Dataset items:
------------------------------------------------------------------------

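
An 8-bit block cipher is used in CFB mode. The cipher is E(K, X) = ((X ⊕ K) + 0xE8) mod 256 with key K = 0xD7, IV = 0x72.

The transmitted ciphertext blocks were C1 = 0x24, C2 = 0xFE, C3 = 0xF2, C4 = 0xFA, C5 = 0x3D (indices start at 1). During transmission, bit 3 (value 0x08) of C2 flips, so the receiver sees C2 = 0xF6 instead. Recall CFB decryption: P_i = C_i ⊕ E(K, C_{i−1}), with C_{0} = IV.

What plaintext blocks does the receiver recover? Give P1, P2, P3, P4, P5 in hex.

Only C2 changed, to 0xF6. In CFB, a change in C_i flips the same bit in P_i and garbles P_{i+1}. Decrypting the received ciphertext:
P1: E(K, 0x72) = 0x8D; 0x24 ⊕ 0x8D = 0xA9.
P2: E(K, 0x24) = 0xDB; 0xF6 ⊕ 0xDB = 0x2D.
P3: E(K, 0xF6) = 0x09; 0xF2 ⊕ 0x09 = 0xFB.
P4: E(K, 0xF2) = 0x0D; 0xFA ⊕ 0x0D = 0xF7.
P5: E(K, 0xFA) = 0x15; 0x3D ⊕ 0x15 = 0x28.
Blocks that differ from the original plaintext: P2, P3.

P1 = 0xA9, P2 = 0x2D, P3 = 0xFB, P4 = 0xF7, P5 = 0x28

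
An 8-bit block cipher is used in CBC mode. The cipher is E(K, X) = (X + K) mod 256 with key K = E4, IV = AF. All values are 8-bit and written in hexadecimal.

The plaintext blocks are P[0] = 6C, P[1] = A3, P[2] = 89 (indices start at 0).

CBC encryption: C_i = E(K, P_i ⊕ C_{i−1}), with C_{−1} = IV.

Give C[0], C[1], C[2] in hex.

C[0] = A7, C[1] = E8, C[2] = 45

C[0]: P[0] ⊕ AF = C3; E(K, C3) = A7.
C[1]: P[1] ⊕ A7 = 04; E(K, 04) = E8.
C[2]: P[2] ⊕ E8 = 61; E(K, 61) = 45.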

------------------------------------------------------------------------

Description of the task: Transcribe the records from their first line. Stop after the line with "The transmitted ciphertext", including it.

Problem solution:
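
An 8-bit block cipher is used in CFB mode. The cipher is E(K, X) = ((X ⊕ K) + 0xE8) mod 256 with key K = 0xD7, IV = 0x72.

The transmitted ciphertext blocks were C1 = 0x24, C2 = 0xFE, C3 = 0xF2, C4 = 0xFA, C5 = 0x3D (indices start at 1). During transmission, bit 3 (value 0x08) of C2 flips, so the receiver sees C2 = 0xF6 instead. Recall CFB decryption: P_i = C_i ⊕ E(K, C_{i−1}), with C_{0} = IV.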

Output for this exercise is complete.